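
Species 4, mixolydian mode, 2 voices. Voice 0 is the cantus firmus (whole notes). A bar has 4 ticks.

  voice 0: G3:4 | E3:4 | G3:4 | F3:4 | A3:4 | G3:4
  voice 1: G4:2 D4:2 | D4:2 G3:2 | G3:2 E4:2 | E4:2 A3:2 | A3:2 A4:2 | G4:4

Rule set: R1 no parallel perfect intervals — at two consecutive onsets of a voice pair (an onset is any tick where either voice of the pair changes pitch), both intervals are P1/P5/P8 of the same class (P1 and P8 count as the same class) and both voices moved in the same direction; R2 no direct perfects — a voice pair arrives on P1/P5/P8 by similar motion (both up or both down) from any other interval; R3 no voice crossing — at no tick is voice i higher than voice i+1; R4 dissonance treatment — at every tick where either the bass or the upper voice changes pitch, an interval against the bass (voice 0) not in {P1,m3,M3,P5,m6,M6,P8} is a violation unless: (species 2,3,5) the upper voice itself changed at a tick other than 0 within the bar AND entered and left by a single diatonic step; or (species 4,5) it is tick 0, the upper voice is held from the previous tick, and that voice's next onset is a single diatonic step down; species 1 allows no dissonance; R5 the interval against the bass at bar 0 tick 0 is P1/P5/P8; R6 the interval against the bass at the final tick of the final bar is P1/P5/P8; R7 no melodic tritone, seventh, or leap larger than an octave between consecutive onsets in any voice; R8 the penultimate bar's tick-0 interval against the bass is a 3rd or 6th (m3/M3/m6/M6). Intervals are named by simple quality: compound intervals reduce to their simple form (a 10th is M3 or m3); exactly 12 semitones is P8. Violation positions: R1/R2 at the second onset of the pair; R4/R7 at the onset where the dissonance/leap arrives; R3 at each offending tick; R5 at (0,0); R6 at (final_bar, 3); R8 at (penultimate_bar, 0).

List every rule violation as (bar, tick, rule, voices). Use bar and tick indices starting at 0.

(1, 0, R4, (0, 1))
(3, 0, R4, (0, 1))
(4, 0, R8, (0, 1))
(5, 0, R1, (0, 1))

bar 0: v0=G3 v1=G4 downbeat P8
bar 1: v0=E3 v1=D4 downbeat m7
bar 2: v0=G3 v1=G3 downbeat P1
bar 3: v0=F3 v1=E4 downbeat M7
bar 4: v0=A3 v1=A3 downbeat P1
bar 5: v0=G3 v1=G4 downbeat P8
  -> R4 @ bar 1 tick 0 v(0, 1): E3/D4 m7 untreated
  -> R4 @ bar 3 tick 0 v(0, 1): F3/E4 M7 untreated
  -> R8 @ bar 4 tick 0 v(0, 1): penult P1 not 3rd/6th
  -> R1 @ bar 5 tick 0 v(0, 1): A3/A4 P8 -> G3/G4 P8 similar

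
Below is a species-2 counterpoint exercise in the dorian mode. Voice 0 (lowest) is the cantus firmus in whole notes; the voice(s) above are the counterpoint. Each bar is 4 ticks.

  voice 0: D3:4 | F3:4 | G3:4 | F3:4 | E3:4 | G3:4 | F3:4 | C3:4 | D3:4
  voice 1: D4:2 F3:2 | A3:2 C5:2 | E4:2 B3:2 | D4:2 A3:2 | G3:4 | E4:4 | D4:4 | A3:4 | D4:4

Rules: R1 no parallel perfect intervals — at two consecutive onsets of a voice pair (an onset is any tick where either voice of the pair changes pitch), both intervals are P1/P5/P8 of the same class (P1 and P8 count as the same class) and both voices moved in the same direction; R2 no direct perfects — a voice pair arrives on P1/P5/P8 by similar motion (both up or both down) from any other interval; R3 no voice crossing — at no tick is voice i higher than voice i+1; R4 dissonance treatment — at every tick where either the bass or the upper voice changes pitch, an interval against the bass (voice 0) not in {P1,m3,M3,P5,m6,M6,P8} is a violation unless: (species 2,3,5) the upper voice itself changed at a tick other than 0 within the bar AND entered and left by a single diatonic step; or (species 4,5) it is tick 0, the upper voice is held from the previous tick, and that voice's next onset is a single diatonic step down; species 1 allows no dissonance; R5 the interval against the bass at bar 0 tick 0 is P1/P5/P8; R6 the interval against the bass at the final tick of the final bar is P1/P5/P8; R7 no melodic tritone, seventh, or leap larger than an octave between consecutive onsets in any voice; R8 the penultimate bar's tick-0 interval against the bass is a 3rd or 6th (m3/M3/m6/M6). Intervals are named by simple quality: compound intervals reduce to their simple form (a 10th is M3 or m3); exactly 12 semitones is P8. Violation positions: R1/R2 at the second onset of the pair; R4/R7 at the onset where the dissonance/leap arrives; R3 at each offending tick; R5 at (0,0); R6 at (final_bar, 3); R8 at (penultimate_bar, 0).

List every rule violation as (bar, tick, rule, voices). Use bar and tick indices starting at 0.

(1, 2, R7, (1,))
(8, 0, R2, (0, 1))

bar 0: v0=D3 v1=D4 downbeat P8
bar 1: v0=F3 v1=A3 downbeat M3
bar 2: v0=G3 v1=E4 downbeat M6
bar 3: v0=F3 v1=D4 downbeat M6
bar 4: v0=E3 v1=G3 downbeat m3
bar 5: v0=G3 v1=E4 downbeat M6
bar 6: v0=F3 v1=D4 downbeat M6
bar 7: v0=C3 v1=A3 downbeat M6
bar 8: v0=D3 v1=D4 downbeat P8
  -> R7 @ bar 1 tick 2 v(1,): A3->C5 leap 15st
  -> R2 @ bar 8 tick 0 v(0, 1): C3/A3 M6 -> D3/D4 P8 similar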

■ ■ ■ ■ ■

*Aim of the exercise*: Set down all of the data above again, exactly.

*Response to the exercise*:
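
Species 4, mixolydian mode, 2 voices. Voice 0 is the cantus firmus (whole notes). A bar has 4 ticks.

  voice 0: G3:4 | E3:4 | G3:4 | F3:4 | A3:4 | G3:4
  voice 1: G4:2 D4:2 | D4:2 G3:2 | G3:2 E4:2 | E4:2 A3:2 | A3:2 A4:2 | G4:4

Rule set: R1 no parallel perfect intervals — at two consecutive onsets of a voice pair (an onset is any tick where either voice of the pair changes pitch), both intervals are P1/P5/P8 of the same class (P1 and P8 count as the same class) and both voices moved in the same direction; R2 no direct perfects — a voice pair arrives on P1/P5/P8 by similar motion (both up or both down) from any other interval; R3 no voice crossing — at no tick is voice i higher than voice i+1; R4 dissonance treatment — at every tick where either the bass or the upper voice changes pitch, an interval against the bass (voice 0) not in {P1,m3,M3,P5,m6,M6,P8} is a violation unless: (species 2,3,5) the upper voice itself changed at a tick other than 0 within the bar AND entered and left by a single diatonic step; or (species 4,5) it is tick 0, the upper voice is held from the previous tick, and that voice's next onset is a single diatonic step down; species 1 allows no dissonance; R5 the interval against the bass at bar 0 tick 0 is P1/P5/P8; R6 the interval against the bass at the final tick of the final bar is P1/P5/P8; R7 no melodic tritone, seventh, or leap larger than an octave between consecutive onsets in any voice; R8 the penultimate bar's tick-0 interval against the bass is a 3rd or 6th (m3/M3/m6/M6). Intervals are named by simple quality: compound intervals reduce to their simple form (a 10th is M3 or m3); exactly 12 semitones is P8. Violation positions: R1/R2 at the second onset of the pair; R4/R7 at the onset where the dissonance/leap arrives; R3 at each offending tick; R5 at (0,0); R6 at (final_bar, 3); R8 at (penultimate_bar, 0).

List every rule violation as (bar, tick, rule, voices). Use bar and tick indices starting at 0.

(1, 0, R4, (0, 1))
(3, 0, R4, (0, 1))
(4, 0, R8, (0, 1))
(5, 0, R1, (0, 1))

bar 0: v0=G3 v1=G4 downbeat P8
bar 1: v0=E3 v1=D4 downbeat m7
bar 2: v0=G3 v1=G3 downbeat P1
bar 3: v0=F3 v1=E4 downbeat M7
bar 4: v0=A3 v1=A3 downbeat P1
bar 5: v0=G3 v1=G4 downbeat P8
  -> R4 @ bar 1 tick 0 v(0, 1): E3/D4 m7 untreated
  -> R4 @ bar 3 tick 0 v(0, 1): F3/E4 M7 untreated
  -> R8 @ bar 4 tick 0 v(0, 1): penult P1 not 3rd/6th
  -> R1 @ bar 5 tick 0 v(0, 1): A3/A4 P8 -> G3/G4 P8 similar

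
Below is a species-2 counterpoint exercise in the dorian mode. Voice 0 (lowest) is the cantus firmus in whole notes; the voice(s) above are the counterpoint. Each bar is 4 ticks.

  voice 0: D3:4 | F3:4 | G3:4 | F3:4 | E3:4 | G3:4 | F3:4 | C3:4 | D3:4
  voice 1: D4:2 F3:2 | A3:2 C5:2 | E4:2 B3:2 | D4:2 A3:2 | G3:4 | E4:4 | D4:4 | A3:4 | D4:4

Rules: R1 no parallel perfect intervals — at two consecutive onsets of a voice pair (an onset is any tick where either voice of the pair changes pitch), both intervals are P1/P5/P8 of the same class (P1 and P8 count as the same class) and both voices moved in the same direction; R2 no direct perfects — a voice pair arrives on P1/P5/P8 by similar motion (both up or both down) from any other interval; R3 no voice crossing — at no tick is voice i higher than voice i+1; R4 dissonance treatment — at every tick where either the bass or the upper voice changes pitch, an interval against the bass (voice 0) not in {P1,m3,M3,P5,m6,M6,P8} is a violation unless: (species 2,3,5) the upper voice itself changed at a tick other than 0 within the bar AND entered and left by a single diatonic step; or (species 4,5) it is tick 0, the upper voice is held from the previous tick, and that voice's next onset is a single diatonic step down; species 1 allows no dissonance; R5 the interval against the bass at bar 0 tick 0 is P1/P5/P8; R6 the interval against the bass at the final tick of the final bar is P1/P5/P8; R7 no melodic tritone, seventh, or leap larger than an octave between consecutive onsets in any voice; R8 the penultimate bar's tick-0 interval against the bass is a 3rd or 6th (m3/M3/m6/M6). Intervals are named by simple quality: compound intervals reduce to their simple form (a 10th is M3 or m3); exactly 12 semitones is P8. Violation positions: R1/R2 at the second onset of the pair; R4/R7 at the onset where the dissonance/leap arrives; R3 at each offending tick; R5 at (0,0); R6 at (final_bar, 3); R8 at (penultimate_bar, 0).

List every rule violation as (bar, tick, rule, voices). Use bar and tick indices starting at 0.

(1, 2, R7, (1,))
(8, 0, R2, (0, 1))

bar 0: v0=D3 v1=D4 downbeat P8
bar 1: v0=F3 v1=A3 downbeat M3
bar 2: v0=G3 v1=E4 downbeat M6
bar 3: v0=F3 v1=D4 downbeat M6
bar 4: v0=E3 v1=G3 downbeat m3
bar 5: v0=G3 v1=E4 downbeat M6
bar 6: v0=F3 v1=D4 downbeat M6
bar 7: v0=C3 v1=A3 downbeat M6
bar 8: v0=D3 v1=D4 downbeat P8
  -> R7 @ bar 1 tick 2 v(1,): A3->C5 leap 15st
  -> R2 @ bar 8 tick 0 v(0, 1): C3/A3 M6 -> D3/D4 P8 similar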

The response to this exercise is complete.